[Opening RECORDS section]
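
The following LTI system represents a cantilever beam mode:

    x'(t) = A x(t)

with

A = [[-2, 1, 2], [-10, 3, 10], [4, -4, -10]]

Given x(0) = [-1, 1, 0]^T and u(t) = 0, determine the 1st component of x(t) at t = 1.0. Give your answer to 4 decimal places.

-0.0498

det(sI - A) = s^3 - (tr A)s^2 + (M11 + M22 + M33)s - det A, where Mii is the 2×2 principal minor of A obtained by deleting row i and column i.
tr A = (-2) + 3 + (-10) = -9; M11 = 3·(-10) - 10·(-4) = -30 - (-40) = 10; M22 = (-2)·(-10) - 2·4 = 20 - 8 = 12; M33 = (-2)·3 - 1·(-10) = -6 - (-10) = 4; sum of minors = 26.
det A = (-2)·(3·(-10) - 10·(-4)) - 1·((-10)·(-10) - 10·4) + 2·((-10)·(-4) - 3·4) = (-2)·10 - 1·60 + 2·28 = -24.
So p(s) = det(sI - A) = s^3 + 9s^2 + 26s + 24.
Rational-root test: any integer root divides 24. Testing small divisors, s = -2 works: p(-2) = -8 + 36 + (-52) + 24 = 0, so (s + 2) is a factor.
Dividing, p(s) = (s + 2)(s^2 + 7s + 12).
Factor s^2 + 7s + 12: two numbers with sum -7 and product 12 are -3 and -4, so s^2 + 7s + 12 = (s + 3)(s + 4).
Hence p(s) = (s + 2) (s + 3) (s + 4), with roots -4, -3, -2.
The eigenvalues -4, -3, -2 are distinct and real, so A is diagonalisable and x(t) = e^{At} x(0) = V diag(e^{λ_i t}) V^{-1} x(0), where the columns of V are the eigenvectors.
λ = -4: A - (-4)I = [[2, 1, 2], [-10, 7, 10], [4, -4, -6]]. v must be orthogonal to every row; (row 1) × (row 2) = [-4, -40, 24], so take v_1 = [1, 10, -6]^T.
λ = -3: A - (-3)I = [[1, 1, 2], [-10, 6, 10], [4, -4, -7]]. v must be orthogonal to every row; (row 1) × (row 2) = [-2, -30, 16], so take v_2 = [1, 15, -8]^T.
λ = -2: A - (-2)I = [[0, 1, 2], [-10, 5, 10], [4, -4, -8]]. v must be orthogonal to every row; (row 1) × (row 2) = [0, -20, 10], so take v_3 = [0, -2, 1]^T.
V = [v_1 v_2 v_3] = [[1, 1, 0], [10, 15, -2], [-6, -8, 1]] has det V = 1, so V^{-1} = adj(V)/det V = [[-1, -1, -2], [2, 1, 2], [10, 2, 5]].
Modal coordinates z(0) = V^{-1} x(0): (-1)·(-1) + (-1)·1 + (-2)·0 = 0; 2·(-1) + 1·1 + 2·0 = -1; 10·(-1) + 2·1 + 5·0 = -8; so z(0) = [0, -1, -8]^T.
x_1(t) = Σ_i (v_i)_1 · z_i(0) · e^{λ_i t} (row 1 of V times the modal terms).
x_1(1.0) = 1·0·e^{-4·1.0} + 1·(-1)·e^{-3·1.0} + 0·(-8)·e^{-2·1.0} = 0·0.018316 + (-1)·0.049787 + 0·0.135335 = -0.0498.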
[Closing RECORDS section]
Make an exact transcription of all the records.

RESPONSE AREA:
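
The following LTI system represents a cantilever beam mode:

    x'(t) = A x(t)

with

A = [[-2, 1, 2], [-10, 3, 10], [4, -4, -10]]

Given x(0) = [-1, 1, 0]^T and u(t) = 0, determine the 1st component of x(t) at t = 1.0. Give your answer to 4 decimal places.

-0.0498

det(sI - A) = s^3 - (tr A)s^2 + (M11 + M22 + M33)s - det A, where Mii is the 2×2 principal minor of A obtained by deleting row i and column i.
tr A = (-2) + 3 + (-10) = -9; M11 = 3·(-10) - 10·(-4) = -30 - (-40) = 10; M22 = (-2)·(-10) - 2·4 = 20 - 8 = 12; M33 = (-2)·3 - 1·(-10) = -6 - (-10) = 4; sum of minors = 26.
det A = (-2)·(3·(-10) - 10·(-4)) - 1·((-10)·(-10) - 10·4) + 2·((-10)·(-4) - 3·4) = (-2)·10 - 1·60 + 2·28 = -24.
So p(s) = det(sI - A) = s^3 + 9s^2 + 26s + 24.
Rational-root test: any integer root divides 24. Testing small divisors, s = -2 works: p(-2) = -8 + 36 + (-52) + 24 = 0, so (s + 2) is a factor.
Dividing, p(s) = (s + 2)(s^2 + 7s + 12).
Factor s^2 + 7s + 12: two numbers with sum -7 and product 12 are -3 and -4, so s^2 + 7s + 12 = (s + 3)(s + 4).
Hence p(s) = (s + 2) (s + 3) (s + 4), with roots -4, -3, -2.
The eigenvalues -4, -3, -2 are distinct and real, so A is diagonalisable and x(t) = e^{At} x(0) = V diag(e^{λ_i t}) V^{-1} x(0), where the columns of V are the eigenvectors.
λ = -4: A - (-4)I = [[2, 1, 2], [-10, 7, 10], [4, -4, -6]]. v must be orthogonal to every row; (row 1) × (row 2) = [-4, -40, 24], so take v_1 = [1, 10, -6]^T.
λ = -3: A - (-3)I = [[1, 1, 2], [-10, 6, 10], [4, -4, -7]]. v must be orthogonal to every row; (row 1) × (row 2) = [-2, -30, 16], so take v_2 = [1, 15, -8]^T.
λ = -2: A - (-2)I = [[0, 1, 2], [-10, 5, 10], [4, -4, -8]]. v must be orthogonal to every row; (row 1) × (row 2) = [0, -20, 10], so take v_3 = [0, -2, 1]^T.
V = [v_1 v_2 v_3] = [[1, 1, 0], [10, 15, -2], [-6, -8, 1]] has det V = 1, so V^{-1} = adj(V)/det V = [[-1, -1, -2], [2, 1, 2], [10, 2, 5]].
Modal coordinates z(0) = V^{-1} x(0): (-1)·(-1) + (-1)·1 + (-2)·0 = 0; 2·(-1) + 1·1 + 2·0 = -1; 10·(-1) + 2·1 + 5·0 = -8; so z(0) = [0, -1, -8]^T.
x_1(t) = Σ_i (v_i)_1 · z_i(0) · e^{λ_i t} (row 1 of V times the modal terms).
x_1(1.0) = 1·0·e^{-4·1.0} + 1·(-1)·e^{-3·1.0} + 0·(-8)·e^{-2·1.0} = 0·0.018316 + (-1)·0.049787 + 0·0.135335 = -0.0498.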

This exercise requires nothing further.